◆ TASK REQUIREMENTS ◆
Retype the whole listing that follows, with nothing added or left out.

◆ DATA TO EXAMINE ◆
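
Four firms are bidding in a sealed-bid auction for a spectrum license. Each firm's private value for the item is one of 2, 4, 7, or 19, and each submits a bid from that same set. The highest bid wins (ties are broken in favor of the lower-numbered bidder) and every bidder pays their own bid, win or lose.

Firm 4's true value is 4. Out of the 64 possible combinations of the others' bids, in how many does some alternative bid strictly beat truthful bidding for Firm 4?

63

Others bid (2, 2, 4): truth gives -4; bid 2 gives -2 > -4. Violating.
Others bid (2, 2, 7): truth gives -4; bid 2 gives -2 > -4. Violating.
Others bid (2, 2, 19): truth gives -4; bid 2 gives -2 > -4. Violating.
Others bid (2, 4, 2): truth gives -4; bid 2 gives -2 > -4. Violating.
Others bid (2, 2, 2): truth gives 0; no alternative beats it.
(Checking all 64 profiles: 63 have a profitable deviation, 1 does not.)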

◆ ANSWER SPACE ◆
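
Four firms are bidding in a sealed-bid auction for a spectrum license. Each firm's private value for the item is one of 2, 4, 7, or 19, and each submits a bid from that same set. The highest bid wins (ties are broken in favor of the lower-numbered bidder) and every bidder pays their own bid, win or lose.

Firm 4's true value is 4. Out of the 64 possible combinations of the others' bids, in how many does some alternative bid strictly beat truthful bidding for Firm 4?

63

Others bid (2, 2, 4): truth gives -4; bid 2 gives -2 > -4. Violating.
Others bid (2, 2, 7): truth gives -4; bid 2 gives -2 > -4. Violating.
Others bid (2, 2, 19): truth gives -4; bid 2 gives -2 > -4. Violating.
Others bid (2, 4, 2): truth gives -4; bid 2 gives -2 > -4. Violating.
Others bid (2, 2, 2): truth gives 0; no alternative beats it.
(Checking all 64 profiles: 63 have a profitable deviation, 1 does not.)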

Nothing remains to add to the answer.